» **Collected data entries**
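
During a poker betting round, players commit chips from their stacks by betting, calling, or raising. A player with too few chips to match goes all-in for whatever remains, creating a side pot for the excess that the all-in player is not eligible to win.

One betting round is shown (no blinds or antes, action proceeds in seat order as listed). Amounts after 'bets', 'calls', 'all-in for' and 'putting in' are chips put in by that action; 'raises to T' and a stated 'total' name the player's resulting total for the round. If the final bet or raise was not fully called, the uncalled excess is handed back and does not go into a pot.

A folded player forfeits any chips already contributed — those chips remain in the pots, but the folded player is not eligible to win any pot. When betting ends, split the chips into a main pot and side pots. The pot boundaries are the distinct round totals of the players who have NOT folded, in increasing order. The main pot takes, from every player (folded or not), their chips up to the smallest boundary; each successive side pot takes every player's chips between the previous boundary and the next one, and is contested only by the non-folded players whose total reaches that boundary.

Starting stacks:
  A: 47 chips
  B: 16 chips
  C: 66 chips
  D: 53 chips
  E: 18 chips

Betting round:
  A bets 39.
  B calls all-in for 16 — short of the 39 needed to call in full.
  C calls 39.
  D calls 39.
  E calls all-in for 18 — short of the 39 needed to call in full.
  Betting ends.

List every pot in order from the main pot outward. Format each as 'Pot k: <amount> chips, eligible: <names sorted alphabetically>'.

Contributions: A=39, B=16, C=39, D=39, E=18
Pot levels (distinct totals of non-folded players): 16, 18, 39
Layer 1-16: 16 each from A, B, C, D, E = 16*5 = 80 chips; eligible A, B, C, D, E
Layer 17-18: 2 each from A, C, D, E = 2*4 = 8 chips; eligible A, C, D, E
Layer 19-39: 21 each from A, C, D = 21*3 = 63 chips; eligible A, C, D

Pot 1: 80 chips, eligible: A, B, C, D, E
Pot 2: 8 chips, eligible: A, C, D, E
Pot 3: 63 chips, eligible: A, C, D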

==

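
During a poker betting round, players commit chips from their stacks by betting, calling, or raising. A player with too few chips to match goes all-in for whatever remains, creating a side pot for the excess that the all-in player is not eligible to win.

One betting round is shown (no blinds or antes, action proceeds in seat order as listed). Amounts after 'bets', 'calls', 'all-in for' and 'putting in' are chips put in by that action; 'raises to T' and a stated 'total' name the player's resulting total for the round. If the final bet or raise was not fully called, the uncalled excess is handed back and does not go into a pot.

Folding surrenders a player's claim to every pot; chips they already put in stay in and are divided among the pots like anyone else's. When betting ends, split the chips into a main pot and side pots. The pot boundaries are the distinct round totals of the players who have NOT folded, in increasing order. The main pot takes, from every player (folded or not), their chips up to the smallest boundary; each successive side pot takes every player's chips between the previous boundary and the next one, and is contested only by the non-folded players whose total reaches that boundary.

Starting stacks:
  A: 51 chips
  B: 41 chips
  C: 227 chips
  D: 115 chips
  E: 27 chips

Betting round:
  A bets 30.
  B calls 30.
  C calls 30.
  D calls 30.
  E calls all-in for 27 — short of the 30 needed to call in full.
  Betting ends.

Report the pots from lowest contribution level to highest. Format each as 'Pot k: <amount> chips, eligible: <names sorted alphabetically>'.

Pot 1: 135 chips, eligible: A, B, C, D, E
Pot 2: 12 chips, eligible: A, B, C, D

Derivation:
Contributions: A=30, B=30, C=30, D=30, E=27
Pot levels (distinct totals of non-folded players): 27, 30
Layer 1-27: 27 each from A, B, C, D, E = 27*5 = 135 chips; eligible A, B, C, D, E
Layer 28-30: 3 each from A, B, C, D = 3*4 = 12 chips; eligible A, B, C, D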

» **Assignment**
Only one number is expected: the count of lines in the entries holding the string "successive".

» **Output of the exercise**
2